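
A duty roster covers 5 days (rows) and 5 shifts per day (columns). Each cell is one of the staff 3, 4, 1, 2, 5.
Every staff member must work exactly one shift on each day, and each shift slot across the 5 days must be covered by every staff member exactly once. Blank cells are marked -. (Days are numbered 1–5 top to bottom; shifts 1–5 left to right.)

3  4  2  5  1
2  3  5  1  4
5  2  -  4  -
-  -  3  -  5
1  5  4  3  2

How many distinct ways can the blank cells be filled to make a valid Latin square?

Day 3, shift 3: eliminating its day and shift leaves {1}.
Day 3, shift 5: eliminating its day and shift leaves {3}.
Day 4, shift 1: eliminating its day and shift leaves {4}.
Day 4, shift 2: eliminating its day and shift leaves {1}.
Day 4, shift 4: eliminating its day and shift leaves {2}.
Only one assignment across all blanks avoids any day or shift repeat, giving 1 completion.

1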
==
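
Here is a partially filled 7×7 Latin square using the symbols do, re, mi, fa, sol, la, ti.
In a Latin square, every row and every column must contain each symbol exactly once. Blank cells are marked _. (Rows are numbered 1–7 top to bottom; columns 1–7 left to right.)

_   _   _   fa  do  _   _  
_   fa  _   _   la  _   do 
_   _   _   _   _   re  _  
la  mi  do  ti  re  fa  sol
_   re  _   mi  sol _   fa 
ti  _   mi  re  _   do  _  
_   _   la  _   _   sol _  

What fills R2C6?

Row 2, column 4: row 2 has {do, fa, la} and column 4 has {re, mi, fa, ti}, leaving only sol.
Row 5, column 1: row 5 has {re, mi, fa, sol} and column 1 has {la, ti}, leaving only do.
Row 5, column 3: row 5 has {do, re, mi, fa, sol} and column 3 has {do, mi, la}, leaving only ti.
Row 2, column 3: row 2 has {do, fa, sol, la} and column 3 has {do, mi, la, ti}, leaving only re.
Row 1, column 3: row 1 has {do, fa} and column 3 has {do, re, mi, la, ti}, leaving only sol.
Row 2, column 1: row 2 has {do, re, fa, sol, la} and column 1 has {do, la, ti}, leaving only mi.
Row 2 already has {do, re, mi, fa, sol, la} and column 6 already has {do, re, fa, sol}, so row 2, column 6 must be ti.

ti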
...
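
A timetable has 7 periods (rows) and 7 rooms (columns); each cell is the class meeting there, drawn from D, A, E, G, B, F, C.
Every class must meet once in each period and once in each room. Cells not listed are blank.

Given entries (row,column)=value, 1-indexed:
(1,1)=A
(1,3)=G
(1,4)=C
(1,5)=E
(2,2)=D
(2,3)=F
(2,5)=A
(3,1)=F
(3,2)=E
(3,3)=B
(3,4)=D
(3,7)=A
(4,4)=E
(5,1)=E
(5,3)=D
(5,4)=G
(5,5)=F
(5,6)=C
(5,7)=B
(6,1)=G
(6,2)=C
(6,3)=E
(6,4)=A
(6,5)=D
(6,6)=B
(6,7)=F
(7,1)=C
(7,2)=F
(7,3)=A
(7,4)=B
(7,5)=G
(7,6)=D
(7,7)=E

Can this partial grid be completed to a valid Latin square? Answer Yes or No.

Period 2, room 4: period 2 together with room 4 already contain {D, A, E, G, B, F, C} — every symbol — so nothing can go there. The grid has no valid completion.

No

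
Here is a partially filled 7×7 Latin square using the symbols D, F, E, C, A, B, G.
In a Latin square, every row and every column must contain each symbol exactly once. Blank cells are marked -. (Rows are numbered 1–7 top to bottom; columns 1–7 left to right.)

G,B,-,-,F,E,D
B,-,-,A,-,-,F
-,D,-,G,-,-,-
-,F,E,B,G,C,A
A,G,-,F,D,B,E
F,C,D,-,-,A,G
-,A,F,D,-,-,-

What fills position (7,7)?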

• WHAT IS NEEDED: Using the data above, transcribe the lines that run from the line with "A timetable has" to the line with "What fills position (7,7)?", both ends kept, and output nothing else.

• ANSWER TO THIS PROBLEM:
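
A timetable has 7 periods (rows) and 7 rooms (columns); each cell is the class meeting there, drawn from D, A, E, G, B, F, C.
Every class must meet once in each period and once in each room. Cells not listed are blank.

Given entries (row,column)=value, 1-indexed:
(1,1)=A
(1,3)=G
(1,4)=C
(1,5)=E
(2,2)=D
(2,3)=F
(2,5)=A
(3,1)=F
(3,2)=E
(3,3)=B
(3,4)=D
(3,7)=A
(4,4)=E
(5,1)=E
(5,3)=D
(5,4)=G
(5,5)=F
(5,6)=C
(5,7)=B
(6,1)=G
(6,2)=C
(6,3)=E
(6,4)=A
(6,5)=D
(6,6)=B
(6,7)=F
(7,1)=C
(7,2)=F
(7,3)=A
(7,4)=B
(7,5)=G
(7,6)=D
(7,7)=E

Can this partial grid be completed to a valid Latin square? Answer Yes or No.

Period 2, room 4: period 2 together with room 4 already contain {D, A, E, G, B, F, C} — every symbol — so nothing can go there. The grid has no valid completion.

No

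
Here is a partially filled 7×7 Latin square using the symbols D, F, E, C, A, B, G.
In a Latin square, every row and every column must contain each symbol exactly once. Blank cells are marked -. (Rows are numbered 1–7 top to bottom; columns 1–7 left to right.)

G,B,-,-,F,E,D
B,-,-,A,-,-,F
-,D,-,G,-,-,-
-,F,E,B,G,C,A
A,G,-,F,D,B,E
F,C,D,-,-,A,G
-,A,F,D,-,-,-

What fills position (7,7)?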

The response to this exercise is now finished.